What is expected:
From the entries below, reproduce exactly the line containing "The point (-3/10, -2/5)", the line containing "Let L(p, q) = p^2 + 2q^2 - 2p - 8q - 1.", and every line in between, with nothing added.

━━ Available data ━━

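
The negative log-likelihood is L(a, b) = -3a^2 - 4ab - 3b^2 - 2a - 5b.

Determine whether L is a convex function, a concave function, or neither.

concave

L is quadratic, so its Hessian is the constant matrix H = [[-6, -4], [-4, -6]].
det(H) = 20, tr(H) = -12.
det(H) > 0 and tr(H) < 0, so H is negative definite everywhere: concave.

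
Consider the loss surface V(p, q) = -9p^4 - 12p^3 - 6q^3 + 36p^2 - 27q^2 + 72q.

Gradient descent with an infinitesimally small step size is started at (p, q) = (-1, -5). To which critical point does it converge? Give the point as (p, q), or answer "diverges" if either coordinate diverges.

V is separable, so gradient descent decouples: p follows -∂V/∂p, q follows -∂V/∂q.
∂V/∂p = -36p(p - 1)(p + 2); at p=-1 this is -72, so p increases.
∂V/∂q = -18(q - 1)(q + 4); at q=-5 this is -108, so q increases.
p converges to its nearest critical value 0 (a local min of the p-part); q converges to -4. The iterate converges to (0, -4).

(0, -4)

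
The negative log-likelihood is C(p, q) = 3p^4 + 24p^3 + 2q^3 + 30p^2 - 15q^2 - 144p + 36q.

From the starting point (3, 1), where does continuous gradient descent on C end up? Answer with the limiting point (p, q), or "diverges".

diverges

C is separable, so gradient descent decouples: p follows -∂C/∂p, q follows -∂C/∂q.
∂C/∂p = 12(p - 1)(p + 3)(p + 4); at p=3 this is 1008, so p decreases.
∂C/∂q = 6(q - 3)(q - 2); at q=1 this is 12, so q decreases.
The q-coordinate has no critical point in that direction and runs off to infinity.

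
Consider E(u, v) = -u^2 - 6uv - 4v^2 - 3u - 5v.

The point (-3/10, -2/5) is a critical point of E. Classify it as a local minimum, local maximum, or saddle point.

saddle point

The Hessian of E is constant: H = [[-2, -6], [-6, -8]].
det(H) = (-2)·(-8) − (-6)² = -20.
Since det(H) < 0, H is indefinite and the critical point is a saddle point.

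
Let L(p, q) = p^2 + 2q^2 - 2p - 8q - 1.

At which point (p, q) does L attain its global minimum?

(1, 2)

L(p,q) separates as A(p) + B(q) − 1, so its minimum is min A + min B − 1.
A'(p) = 2p - 2 vanishes at p ∈ {1}; B'(q) = 4q - 8 vanishes at q ∈ {2}.
Local minima of A (where A''>0): A(1)=-1. Local minima of B: B(2)=-8.
So the global minimum of L is A(1) + B(2) − 1 = -1 − 8 − 1 = -10, attained at (1, 2).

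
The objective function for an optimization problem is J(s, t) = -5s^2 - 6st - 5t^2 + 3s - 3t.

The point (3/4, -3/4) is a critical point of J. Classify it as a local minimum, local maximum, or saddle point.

The Hessian of J is constant: H = [[-10, -6], [-6, -10]].
det(H) = (-10)·(-10) − (-6)² = 64.
det(H) > 0 and tr(H) = -20 < 0, so H is negative definite and the point is a local maximum.

local maximum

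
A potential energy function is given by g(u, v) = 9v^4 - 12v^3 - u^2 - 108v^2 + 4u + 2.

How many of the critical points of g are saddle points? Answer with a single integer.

g separates as a function of u plus a function of v, so ∇g=0 decouples.
∂g/∂u = -2(u - 2) = 0 at u ∈ {2}; ∂g/∂v = 36v(v - 3)(v + 2) = 0 at v ∈ {-2, 0, 3}.
The Hessian is diagonal: diag(g_uu, g_vv). Second derivatives: g_uu(2)=-2; g_vv(-2)=360, g_vv(0)=-216, g_vv(3)=540.
Saddle points occur where the two diagonal entries have opposite signs: (2, -2), (2, 3). Count: 2.

2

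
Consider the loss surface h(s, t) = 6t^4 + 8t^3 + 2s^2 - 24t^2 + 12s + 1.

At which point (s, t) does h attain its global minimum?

(-3, -2)

h(s,t) separates as P(s) + Q(t) + 1, so its minimum is min P + min Q + 1.
P'(s) = 4s + 12 vanishes at s ∈ {-3}; Q'(t) = 24t(t - 1)(t + 2) vanishes at t ∈ {-2, 0, 1}.
Local minima of P (where P''>0): P(-3)=-18. Local minima of Q: Q(-2)=-64, Q(1)=-10.
So the global minimum of h is P(-3) + Q(-2) + 1 = -18 − 64 + 1 = -81, attained at (-3, -2).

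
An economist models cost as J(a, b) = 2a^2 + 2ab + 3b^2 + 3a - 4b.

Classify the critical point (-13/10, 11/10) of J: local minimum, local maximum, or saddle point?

The Hessian of J is constant: H = [[4, 2], [2, 6]].
det(H) = 4·6 − 2² = 20.
det(H) > 0 and tr(H) = 10 > 0, so H is positive definite and the point is a local minimum.

local minimum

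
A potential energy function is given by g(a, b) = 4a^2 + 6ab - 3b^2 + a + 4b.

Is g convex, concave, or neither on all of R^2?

neither

g is quadratic, so its Hessian is the constant matrix H = [[8, 6], [6, -6]].
det(H) = -84, tr(H) = 2.
det(H) < 0, so H is indefinite: neither convex nor concave.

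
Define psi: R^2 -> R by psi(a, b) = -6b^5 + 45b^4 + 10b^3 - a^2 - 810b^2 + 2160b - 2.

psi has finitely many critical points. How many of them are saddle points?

2

psi separates as a function of a plus a function of b, so ∇psi=0 decouples.
∂psi/∂a = -2a = 0 at a ∈ {0}; ∂psi/∂b = -30(b - 4)(b - 3)(b - 2)(b + 3) = 0 at b ∈ {-3, 2, 3, 4}.
The Hessian is diagonal: diag(psi_aa, psi_bb). Second derivatives: psi_aa(0)=-2; psi_bb(-3)=6300, psi_bb(2)=-300, psi_bb(3)=180, psi_bb(4)=-420.
Saddle points occur where the two diagonal entries have opposite signs: (0, -3), (0, 3). Count: 2.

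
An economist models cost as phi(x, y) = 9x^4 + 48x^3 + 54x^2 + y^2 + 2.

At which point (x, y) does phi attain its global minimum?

(-3, 0)

phi(x,y) separates as P(x) + Q(y) + 2, so its minimum is min P + min Q + 2.
P'(x) = 36x(x + 1)(x + 3) vanishes at x ∈ {-3, -1, 0}; Q'(y) = 2y vanishes at y ∈ {0}.
Local minima of P (where P''>0): P(-3)=-81, P(0)=0. Local minima of Q: Q(0)=0.
So the global minimum of phi is P(-3) + Q(0) + 2 = -81 + 0 + 2 = -79, attained at (-3, 0).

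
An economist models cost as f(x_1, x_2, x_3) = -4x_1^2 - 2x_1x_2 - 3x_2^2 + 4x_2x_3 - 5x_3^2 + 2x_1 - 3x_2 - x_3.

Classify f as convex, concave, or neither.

f is quadratic, so its Hessian is the constant matrix H = [[-8, -2, 0], [-2, -6, 4], [0, 4, -10]].
Leading principal minors: -8, 44, -312.
Signs alternate −, +, − ⇒ H ≺ 0 ⇒ concave.

concave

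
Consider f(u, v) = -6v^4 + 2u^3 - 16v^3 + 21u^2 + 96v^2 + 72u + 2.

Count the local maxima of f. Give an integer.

2

f separates as a function of u plus a function of v, so ∇f=0 decouples.
∂f/∂u = 6(u + 3)(u + 4) = 0 at u ∈ {-4, -3}; ∂f/∂v = -24v(v - 2)(v + 4) = 0 at v ∈ {-4, 0, 2}.
The Hessian is diagonal: diag(f_uu, f_vv). Second derivatives: f_uu(-4)=-6, f_uu(-3)=6; f_vv(-4)=-576, f_vv(0)=192, f_vv(2)=-288.
Local maxima occur where both diagonal entries negative: (-4, -4), (-4, 2). Count: 2.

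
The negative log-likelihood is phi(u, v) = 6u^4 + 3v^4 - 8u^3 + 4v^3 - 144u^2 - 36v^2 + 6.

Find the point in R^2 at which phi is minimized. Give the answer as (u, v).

phi(u,v) separates as P(u) + Q(v) + 6, so its minimum is min P + min Q + 6.
P'(u) = 24u(u - 4)(u + 3) vanishes at u ∈ {-3, 0, 4}; Q'(v) = 12v(v - 2)(v + 3) vanishes at v ∈ {-3, 0, 2}.
Local minima of P (where P''>0): P(-3)=-594, P(4)=-1280. Local minima of Q: Q(-3)=-189, Q(2)=-64.
So the global minimum of phi is P(4) + Q(-3) + 6 = -1280 − 189 + 6 = -1463, attained at (4, -3).

(4, -3)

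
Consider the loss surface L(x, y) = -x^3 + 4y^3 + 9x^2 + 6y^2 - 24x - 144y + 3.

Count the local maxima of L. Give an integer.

1

L separates as a function of x plus a function of y, so ∇L=0 decouples.
∂L/∂x = -3(x - 4)(x - 2) = 0 at x ∈ {2, 4}; ∂L/∂y = 12(y - 3)(y + 4) = 0 at y ∈ {-4, 3}.
The Hessian is diagonal: diag(L_xx, L_yy). Second derivatives: L_xx(2)=6, L_xx(4)=-6; L_yy(-4)=-84, L_yy(3)=84.
Local maxima occur where both diagonal entries negative: (4, -4). Count: 1.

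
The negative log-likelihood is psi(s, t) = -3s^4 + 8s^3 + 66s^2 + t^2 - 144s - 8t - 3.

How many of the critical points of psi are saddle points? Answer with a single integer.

psi separates as a function of s plus a function of t, so ∇psi=0 decouples.
∂psi/∂s = -12(s - 4)(s - 1)(s + 3) = 0 at s ∈ {-3, 1, 4}; ∂psi/∂t = 2(t - 4) = 0 at t ∈ {4}.
The Hessian is diagonal: diag(psi_ss, psi_tt). Second derivatives: psi_ss(-3)=-336, psi_ss(1)=144, psi_ss(4)=-252; psi_tt(4)=2.
Saddle points occur where the two diagonal entries have opposite signs: (-3, 4), (4, 4). Count: 2.

2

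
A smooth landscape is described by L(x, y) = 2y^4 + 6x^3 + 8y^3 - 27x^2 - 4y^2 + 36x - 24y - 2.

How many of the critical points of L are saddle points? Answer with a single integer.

L separates as a function of x plus a function of y, so ∇L=0 decouples.
∂L/∂x = 18(x - 2)(x - 1) = 0 at x ∈ {1, 2}; ∂L/∂y = 8(y - 1)(y + 1)(y + 3) = 0 at y ∈ {-3, -1, 1}.
The Hessian is diagonal: diag(L_xx, L_yy). Second derivatives: L_xx(1)=-18, L_xx(2)=18; L_yy(-3)=64, L_yy(-1)=-32, L_yy(1)=64.
Saddle points occur where the two diagonal entries have opposite signs: (1, -3), (1, 1), (2, -1). Count: 3.

3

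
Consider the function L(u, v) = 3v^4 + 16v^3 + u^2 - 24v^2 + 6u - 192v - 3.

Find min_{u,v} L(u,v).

-316

L(u,v) separates as P(u) + Q(v) − 3, so its minimum is min P + min Q − 3.
P'(u) = 2u + 6 vanishes at u ∈ {-3}; Q'(v) = 12(v - 2)(v + 2)(v + 4) vanishes at v ∈ {-4, -2, 2}.
Local minima of P (where P''>0): P(-3)=-9. Local minima of Q: Q(-4)=128, Q(2)=-304.
So the global minimum of L is P(-3) + Q(2) − 3 = -9 − 304 − 3 = -316, attained at (-3, 2).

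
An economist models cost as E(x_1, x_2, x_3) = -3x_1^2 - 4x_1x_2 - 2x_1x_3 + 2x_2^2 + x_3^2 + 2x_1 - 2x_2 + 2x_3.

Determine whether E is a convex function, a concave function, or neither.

E is quadratic, so its Hessian is the constant matrix H = [[-6, -4, -2], [-4, 4, 0], [-2, 0, 2]].
Leading principal minors: -6, -40, -96.
Neither pattern holds ⇒ H is indefinite ⇒ neither convex nor concave.

neither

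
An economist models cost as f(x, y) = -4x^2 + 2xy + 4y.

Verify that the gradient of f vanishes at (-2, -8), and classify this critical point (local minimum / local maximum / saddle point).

∇f = (-8x + 2y, 2x + 4); substituting (-2, -8) gives ∇f = (0, 0), so (-2, -8) is indeed a critical point.
The Hessian of f is constant: H = [[-8, 2], [2, 0]].
det(H) = (-8)·0 − 2² = -4.
Since det(H) < 0, H is indefinite and the critical point is a saddle point.

saddle point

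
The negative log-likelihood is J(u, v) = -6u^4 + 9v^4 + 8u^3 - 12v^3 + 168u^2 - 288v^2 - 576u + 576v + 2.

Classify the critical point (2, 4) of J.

The mixed partial ∂²J/∂u∂v is 0, so the Hessian at any point is diag(J_uu, J_vv) = diag(24(-3u^2 + 2u + 14), 36(3v^2 - 2v - 16)).
At (2, 4): H = diag(144, 864).
Both eigenvalues are positive, so H is positive definite: a local minimum.

local minimum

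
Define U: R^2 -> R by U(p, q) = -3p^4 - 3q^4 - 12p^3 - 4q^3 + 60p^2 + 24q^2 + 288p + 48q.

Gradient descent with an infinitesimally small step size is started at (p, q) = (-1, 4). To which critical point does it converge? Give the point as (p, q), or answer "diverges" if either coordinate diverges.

diverges

U is separable, so gradient descent decouples: p follows -∂U/∂p, q follows -∂U/∂q.
∂U/∂p = -12(p - 3)(p + 2)(p + 4); at p=-1 this is 144, so p decreases.
∂U/∂q = -12(q - 2)(q + 1)(q + 2); at q=4 this is -720, so q increases.
The q-coordinate has no critical point in that direction and runs off to infinity.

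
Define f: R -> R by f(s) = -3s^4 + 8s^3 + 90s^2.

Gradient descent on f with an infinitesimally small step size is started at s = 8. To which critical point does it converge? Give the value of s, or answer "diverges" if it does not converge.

diverges

f'(s) = -12s(s - 5)(s + 3), so f'(8) = -3168.
Gradient descent moves in the -f' direction, i.e. s is increasing.
There is no critical point above s=8, and f' keeps the same sign, so the iterate runs off to +∞.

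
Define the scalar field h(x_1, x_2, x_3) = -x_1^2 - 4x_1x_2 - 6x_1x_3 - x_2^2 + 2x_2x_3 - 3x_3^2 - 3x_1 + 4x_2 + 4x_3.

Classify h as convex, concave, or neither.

neither

h is quadratic, so its Hessian is the constant matrix H = [[-2, -4, -6], [-4, -2, 2], [-6, 2, -6]].
Leading principal minors: -2, -12, 248.
Neither pattern holds ⇒ H is indefinite ⇒ neither convex nor concave.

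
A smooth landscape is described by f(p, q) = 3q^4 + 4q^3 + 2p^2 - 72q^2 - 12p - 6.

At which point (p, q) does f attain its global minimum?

f(p,q) separates as A(p) + B(q) − 6, so its minimum is min A + min B − 6.
A'(p) = 4p - 12 vanishes at p ∈ {3}; B'(q) = 12q(q - 3)(q + 4) vanishes at q ∈ {-4, 0, 3}.
Local minima of A (where A''>0): A(3)=-18. Local minima of B: B(-4)=-640, B(3)=-297.
So the global minimum of f is A(3) + B(-4) − 6 = -18 − 640 − 6 = -664, attained at (3, -4).

(3, -4)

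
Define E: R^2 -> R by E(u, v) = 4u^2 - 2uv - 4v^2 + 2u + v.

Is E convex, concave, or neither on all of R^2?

neither

E is quadratic, so its Hessian is the constant matrix H = [[8, -2], [-2, -8]].
det(H) = -68, tr(H) = 0.
det(H) < 0, so H is indefinite: neither convex nor concave.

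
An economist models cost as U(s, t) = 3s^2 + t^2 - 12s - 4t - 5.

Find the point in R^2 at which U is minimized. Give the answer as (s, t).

(2, 2)

U(s,t) separates as P(s) + Q(t) − 5, so its minimum is min P + min Q − 5.
P'(s) = 6s - 12 vanishes at s ∈ {2}; Q'(t) = 2(t - 2) vanishes at t ∈ {2}.
Local minima of P (where P''>0): P(2)=-12. Local minima of Q: Q(2)=-4.
So the global minimum of U is P(2) + Q(2) − 5 = -12 − 4 − 5 = -21, attained at (2, 2).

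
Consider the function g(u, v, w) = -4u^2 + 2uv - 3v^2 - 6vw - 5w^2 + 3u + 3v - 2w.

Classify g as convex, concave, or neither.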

━━━

Task solution:
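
The point (-3/10, -2/5) is a critical point of E. Classify it as a local minimum, local maximum, or saddle point.

saddle point

The Hessian of E is constant: H = [[-2, -6], [-6, -8]].
det(H) = (-2)·(-8) − (-6)² = -20.
Since det(H) < 0, H is indefinite and the critical point is a saddle point.

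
Let L(p, q) = p^2 + 2q^2 - 2p - 8q - 1.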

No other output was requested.